From the first line of the data below through the line holding "N/mm² | 255 °C |", write out each line exactly as it stands.
START Provided data
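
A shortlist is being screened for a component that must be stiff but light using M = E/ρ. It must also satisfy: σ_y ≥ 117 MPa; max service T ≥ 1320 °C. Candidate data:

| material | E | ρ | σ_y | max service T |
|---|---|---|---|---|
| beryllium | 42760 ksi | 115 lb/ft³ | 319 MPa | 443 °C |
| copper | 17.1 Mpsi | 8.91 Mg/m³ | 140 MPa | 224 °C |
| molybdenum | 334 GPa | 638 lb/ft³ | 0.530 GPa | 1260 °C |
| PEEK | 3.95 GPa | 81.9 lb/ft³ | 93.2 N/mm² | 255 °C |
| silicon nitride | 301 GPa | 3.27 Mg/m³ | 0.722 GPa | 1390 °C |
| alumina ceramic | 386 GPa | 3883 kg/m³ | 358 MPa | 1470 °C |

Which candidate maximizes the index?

alumina ceramic

Screen on constraints: σ_y ≥ 117 MPa; max service T ≥ 1320 °C. Survivors: silicon nitride, alumina ceramic.
Convert each candidate to consistent units, then evaluate M:
  silicon nitride: E = 301.0 GPa, ρ = 3270 kg/m³
  alumina ceramic: E = 386.0 GPa, ρ = 3883 kg/m³
  alumina ceramic: M = 99.4 MN·m/kg
  silicon nitride: M = 92.0 MN·m/kg
Highest index: alumina ceramic.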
END Provided data
● Result of the exercise:
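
A shortlist is being screened for a component that must be stiff but light using M = E/ρ. It must also satisfy: σ_y ≥ 117 MPa; max service T ≥ 1320 °C. Candidate data:

| material | E | ρ | σ_y | max service T |
|---|---|---|---|---|
| beryllium | 42760 ksi | 115 lb/ft³ | 319 MPa | 443 °C |
| copper | 17.1 Mpsi | 8.91 Mg/m³ | 140 MPa | 224 °C |
| molybdenum | 334 GPa | 638 lb/ft³ | 0.530 GPa | 1260 °C |
| PEEK | 3.95 GPa | 81.9 lb/ft³ | 93.2 N/mm² | 255 °C |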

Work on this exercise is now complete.